#### Task instructions
Will you give every entry again exactly as it stands?
── Extracted material
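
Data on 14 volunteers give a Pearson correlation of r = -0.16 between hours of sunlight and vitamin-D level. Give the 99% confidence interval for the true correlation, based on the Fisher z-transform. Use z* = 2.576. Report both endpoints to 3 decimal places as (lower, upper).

(-0.734, 0.548)

z_r = atanh(-0.16) = -0.161387;  SE = 1/√(n−3) = 1/√11 = 0.301511
z-limits: -0.161387 ± 2.576·0.301511 = -0.161387 ± 0.776692 = [-0.938079, 0.615305]
ρ-limits: (tanh -0.938079, tanh 0.615305) = (-0.734, 0.548)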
────
#### Exercise response
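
Data on 14 volunteers give a Pearson correlation of r = -0.16 between hours of sunlight and vitamin-D level. Give the 99% confidence interval for the true correlation, based on the Fisher z-transform. Use z* = 2.576. Report both endpoints to 3 decimal places as (lower, upper).

(-0.734, 0.548)

z_r = atanh(-0.16) = -0.161387;  SE = 1/√(n−3) = 1/√11 = 0.301511
z-limits: -0.161387 ± 2.576·0.301511 = -0.161387 ± 0.776692 = [-0.938079, 0.615305]
ρ-limits: (tanh -0.938079, tanh 0.615305) = (-0.734, 0.548)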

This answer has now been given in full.